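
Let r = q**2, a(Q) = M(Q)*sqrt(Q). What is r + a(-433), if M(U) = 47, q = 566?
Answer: 320356 + 47*I*sqrt(433) ≈ 3.2036e+5 + 978.01*I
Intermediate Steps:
a(Q) = 47*sqrt(Q)
r = 320356 (r = 566**2 = 320356)
r + a(-433) = 320356 + 47*sqrt(-433) = 320356 + 47*(I*sqrt(433)) = 320356 + 47*I*sqrt(433)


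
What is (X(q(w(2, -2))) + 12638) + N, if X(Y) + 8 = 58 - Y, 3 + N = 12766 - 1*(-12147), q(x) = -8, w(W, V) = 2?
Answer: 37606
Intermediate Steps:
N = 24910 (N = -3 + (12766 - 1*(-12147)) = -3 + (12766 + 12147) = -3 + 24913 = 24910)
X(Y) = 50 - Y (X(Y) = -8 + (58 - Y) = 50 - Y)
(X(q(w(2, -2))) + 12638) + N = ((50 - 1*(-8)) + 12638) + 24910 = ((50 + 8) + 12638) + 24910 = (58 + 12638) + 24910 = 12696 + 24910 = 37606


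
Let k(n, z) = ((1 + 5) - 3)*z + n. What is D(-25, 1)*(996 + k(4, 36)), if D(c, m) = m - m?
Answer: 0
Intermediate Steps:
D(c, m) = 0
k(n, z) = n + 3*z (k(n, z) = (6 - 3)*z + n = 3*z + n = n + 3*z)
D(-25, 1)*(996 + k(4, 36)) = 0*(996 + (4 + 3*36)) = 0*(996 + (4 + 108)) = 0*(996 + 112) = 0*1108 = 0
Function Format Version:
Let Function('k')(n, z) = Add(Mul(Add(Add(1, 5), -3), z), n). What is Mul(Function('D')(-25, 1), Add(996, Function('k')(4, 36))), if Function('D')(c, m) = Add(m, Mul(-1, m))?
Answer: 0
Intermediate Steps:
Function('D')(c, m) = 0
Function('k')(n, z) = Add(n, Mul(3, z)) (Function('k')(n, z) = Add(Mul(Add(6, -3), z), n) = Add(Mul(3, z), n) = Add(n, Mul(3, z)))
Mul(Function('D')(-25, 1), Add(996, Function('k')(4, 36))) = Mul(0, Add(996, Add(4, Mul(3, 36)))) = Mul(0, Add(996, Add(4, 108))) = Mul(0, Add(996, 112)) = Mul(0, 1108) = 0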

────────

__Brief__.
Would you output all the records above exactly as written?

__Your solution__.
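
Let r = q**2, a(Q) = M(Q)*sqrt(Q). What is r + a(-433), if M(U) = 47, q = 566?
Answer: 320356 + 47*I*sqrt(433) ≈ 3.2036e+5 + 978.01*I
Intermediate Steps:
a(Q) = 47*sqrt(Q)
r = 320356 (r = 566**2 = 320356)
r + a(-433) = 320356 + 47*sqrt(-433) = 320356 + 47*(I*sqrt(433)) = 320356 + 47*I*sqrt(433)


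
What is (X(q(w(2, -2))) + 12638) + N, if X(Y) + 8 = 58 - Y, 3 + N = 12766 - 1*(-12147), q(x) = -8, w(W, V) = 2?
Answer: 37606
Intermediate Steps:
N = 24910 (N = -3 + (12766 - 1*(-12147)) = -3 + (12766 + 12147) = -3 + 24913 = 24910)
X(Y) = 50 - Y (X(Y) = -8 + (58 - Y) = 50 - Y)
(X(q(w(2, -2))) + 12638) + N = ((50 - 1*(-8)) + 12638) + 24910 = ((50 + 8) + 12638) + 24910 = (58 + 12638) + 24910 = 12696 + 24910 = 37606


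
Let k(n, z) = ((1 + 5) - 3)*z + n. What is D(-25, 1)*(996 + k(4, 36)), if D(c, m) = m - m?
Answer: 0
Intermediate Steps:
D(c, m) = 0
k(n, z) = n + 3*z (k(n, z) = (6 - 3)*z + n = 3*z + n = n + 3*z)
D(-25, 1)*(996 + k(4, 36)) = 0*(996 + (4 + 3*36)) = 0*(996 + (4 + 108)) = 0*(996 + 112) = 0*1108 = 0
Function Format Version:
Let Function('k')(n, z) = Add(Mul(Add(Add(1, 5), -3), z), n). What is Mul(Function('D')(-25, 1), Add(996, Function('k')(4, 36))), if Function('D')(c, m) = Add(m, Mul(-1, m))?
Answer: 0
Intermediate Steps:
Function('D')(c, m) = 0
Function('k')(n, z) = Add(n, Mul(3, z)) (Function('k')(n, z) = Add(Mul(Add(6, -3), z), n) = Add(Mul(3, z), n) = Add(n, Mul(3, z)))
Mul(Function('D')(-25, 1), Add(996, Function('k')(4, 36))) = Mul(0, Add(996, Add(4, Mul(3, 36)))) = Mul(0, Add(996, Add(4, 108))) = Mul(0, Add(996, 112)) = Mul(0, 1108) = 0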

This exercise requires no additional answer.